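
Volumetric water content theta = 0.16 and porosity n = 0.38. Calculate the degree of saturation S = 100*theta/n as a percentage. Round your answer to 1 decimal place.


Step 1: S = 100 * theta_v / n
Step 2: S = 100 * 0.16 / 0.38
Step 3: S = 42.1%

42.1


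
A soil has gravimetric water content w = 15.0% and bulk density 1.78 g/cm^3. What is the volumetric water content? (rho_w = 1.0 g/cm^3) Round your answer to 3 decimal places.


Step 1: theta = (w / 100) * BD / rho_w
Step 2: theta = (15.0 / 100) * 1.78 / 1.0
Step 3: theta = 0.15 * 1.78
Step 4: theta = 0.267

0.267


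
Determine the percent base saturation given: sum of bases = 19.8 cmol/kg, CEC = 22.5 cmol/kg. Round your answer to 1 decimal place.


Step 1: BS = 100 * (sum of bases) / CEC
Step 2: BS = 100 * 19.8 / 22.5
Step 3: BS = 88.0%

88.0


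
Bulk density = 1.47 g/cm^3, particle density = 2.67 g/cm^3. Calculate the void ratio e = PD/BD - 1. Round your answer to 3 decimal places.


Step 1: e = PD / BD - 1
Step 2: e = 2.67 / 1.47 - 1
Step 3: e = 1.81633 - 1
Step 4: e = 0.816

0.816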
┄┄┄┄┄┄┄┄┄┄
**Required action:** Set down each line of the material above without a single alteration.

**Answer to this task:**
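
Volumetric water content theta = 0.16 and porosity n = 0.38. Calculate the degree of saturation S = 100*theta/n as a percentage. Round your answer to 1 decimal place.


Step 1: S = 100 * theta_v / n
Step 2: S = 100 * 0.16 / 0.38
Step 3: S = 42.1%

42.1


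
A soil has gravimetric water content w = 15.0% and bulk density 1.78 g/cm^3. What is the volumetric water content? (rho_w = 1.0 g/cm^3) Round your answer to 3 decimal places.


Step 1: theta = (w / 100) * BD / rho_w
Step 2: theta = (15.0 / 100) * 1.78 / 1.0
Step 3: theta = 0.15 * 1.78
Step 4: theta = 0.267

0.267


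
Determine the percent base saturation given: sum of bases = 19.8 cmol/kg, CEC = 22.5 cmol/kg. Round your answer to 1 decimal place.


Step 1: BS = 100 * (sum of bases) / CEC
Step 2: BS = 100 * 19.8 / 22.5
Step 3: BS = 88.0%

88.0


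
Bulk density = 1.47 g/cm^3, particle density = 2.67 g/cm^3. Calculate the void ratio e = PD/BD - 1. Round your answer to 3 decimal places.


Step 1: e = PD / BD - 1
Step 2: e = 2.67 / 1.47 - 1
Step 3: e = 1.81633 - 1
Step 4: e = 0.816

0.816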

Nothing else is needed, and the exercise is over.